**Task to complete**: Every line of the material must be reproduced exactly.

**Source material**:
════════

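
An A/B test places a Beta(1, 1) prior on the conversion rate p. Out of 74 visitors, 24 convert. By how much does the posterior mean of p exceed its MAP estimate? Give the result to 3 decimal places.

Posterior: Beta(1+24, 1+50) = Beta(25, 51).
Mode = (25−1)/(25+51−2) = 24/74 = 0.324.
With a flat prior the MAP equals the MLE, 24/74.
Mean = 25/(25+51) = 25/76 = 0.329.
Difference = 0.329 − 0.324 = 0.005.
Right-skewed posterior ⇒ mode < mean.

0.005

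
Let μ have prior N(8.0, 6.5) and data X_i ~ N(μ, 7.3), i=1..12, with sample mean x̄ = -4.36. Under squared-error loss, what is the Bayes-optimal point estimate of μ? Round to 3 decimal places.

Posterior for μ is Normal. Precision-weighted mean: (1/6.5·8.0 + 12/7.3·-4.36) / (1/6.5 + 12/7.3) = -3.302.
A Normal posterior is symmetric, so mode = mean.
Squared-error loss ⇒ the optimal estimator is the posterior mean.

-3.302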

════════

**Solved exercise**:
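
An A/B test places a Beta(1, 1) prior on the conversion rate p. Out of 74 visitors, 24 convert. By how much does the posterior mean of p exceed its MAP estimate? Give the result to 3 decimal places.

Posterior: Beta(1+24, 1+50) = Beta(25, 51).
Mode = (25−1)/(25+51−2) = 24/74 = 0.324.
With a flat prior the MAP equals the MLE, 24/74.
Mean = 25/(25+51) = 25/76 = 0.329.
Difference = 0.329 − 0.324 = 0.005.
Right-skewed posterior ⇒ mode < mean.

0.005

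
Let μ have prior N(8.0, 6.5) and data X_i ~ N(μ, 7.3), i=1..12, with sample mean x̄ = -4.36. Under squared-error loss, what is the Bayes-optimal point estimate of μ? Round to 3 decimal places.

Posterior for μ is Normal. Precision-weighted mean: (1/6.5·8.0 + 12/7.3·-4.36) / (1/6.5 + 12/7.3) = -3.302.
A Normal posterior is symmetric, so mode = mean.
Squared-error loss ⇒ the optimal estimator is the posterior mean.

-3.302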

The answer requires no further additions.